Input →
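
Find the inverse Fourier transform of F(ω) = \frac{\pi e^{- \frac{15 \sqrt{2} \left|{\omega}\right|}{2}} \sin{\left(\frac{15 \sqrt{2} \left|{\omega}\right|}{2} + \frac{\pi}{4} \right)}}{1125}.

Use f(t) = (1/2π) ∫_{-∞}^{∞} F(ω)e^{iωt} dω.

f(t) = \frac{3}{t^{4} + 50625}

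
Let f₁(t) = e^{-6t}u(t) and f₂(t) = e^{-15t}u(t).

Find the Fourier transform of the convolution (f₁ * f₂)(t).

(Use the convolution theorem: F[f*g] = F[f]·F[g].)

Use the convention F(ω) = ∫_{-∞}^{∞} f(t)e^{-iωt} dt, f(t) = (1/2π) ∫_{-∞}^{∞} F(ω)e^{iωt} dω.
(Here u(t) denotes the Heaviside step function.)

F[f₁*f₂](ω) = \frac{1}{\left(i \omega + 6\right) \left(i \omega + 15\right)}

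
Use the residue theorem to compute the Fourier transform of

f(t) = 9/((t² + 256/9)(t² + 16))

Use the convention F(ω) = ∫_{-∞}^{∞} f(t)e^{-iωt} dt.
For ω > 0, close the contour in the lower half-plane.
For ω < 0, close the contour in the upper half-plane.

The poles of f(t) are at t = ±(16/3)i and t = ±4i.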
--
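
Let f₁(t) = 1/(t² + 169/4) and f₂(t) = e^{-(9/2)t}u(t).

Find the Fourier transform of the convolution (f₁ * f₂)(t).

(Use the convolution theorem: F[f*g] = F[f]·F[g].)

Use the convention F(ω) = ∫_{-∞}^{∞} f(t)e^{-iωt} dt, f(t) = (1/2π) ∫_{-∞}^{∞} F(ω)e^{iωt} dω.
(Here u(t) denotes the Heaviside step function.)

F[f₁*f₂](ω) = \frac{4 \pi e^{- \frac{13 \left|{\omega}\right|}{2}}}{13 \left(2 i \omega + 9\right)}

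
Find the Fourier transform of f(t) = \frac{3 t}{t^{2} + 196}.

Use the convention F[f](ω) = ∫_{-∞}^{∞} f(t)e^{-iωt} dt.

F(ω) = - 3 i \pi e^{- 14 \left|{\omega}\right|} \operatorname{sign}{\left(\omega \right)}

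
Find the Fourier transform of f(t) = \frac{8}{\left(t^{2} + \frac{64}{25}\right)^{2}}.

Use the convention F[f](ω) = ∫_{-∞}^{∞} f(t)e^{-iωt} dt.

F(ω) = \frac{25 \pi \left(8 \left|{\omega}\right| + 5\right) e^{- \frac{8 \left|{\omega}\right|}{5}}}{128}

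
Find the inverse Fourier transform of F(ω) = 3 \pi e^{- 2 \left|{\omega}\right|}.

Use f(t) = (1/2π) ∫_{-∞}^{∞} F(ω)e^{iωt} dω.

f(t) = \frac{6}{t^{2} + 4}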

Exercise description →
Check each line of the data for "Find". Copy the lines where it turns up.

Written solution →
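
Find the inverse Fourier transform of F(ω) = \frac{\pi e^{- \frac{15 \sqrt{2} \left|{\omega}\right|}{2}} \sin{\left(\frac{15 \sqrt{2} \left|{\omega}\right|}{2} + \frac{\pi}{4} \right)}}{1125}.
Find the Fourier transform of the convolution (f₁ * f₂)(t).
Find the Fourier transform of the convolution (f₁ * f₂)(t).
Find the Fourier transform of f(t) = \frac{3 t}{t^{2} + 196}.
Find the Fourier transform of f(t) = \frac{8}{\left(t^{2} + \frac{64}{25}\right)^{2}}.
Find the inverse Fourier transform of F(ω) = 3 \pi e^{- 2 \left|{\omega}\right|}.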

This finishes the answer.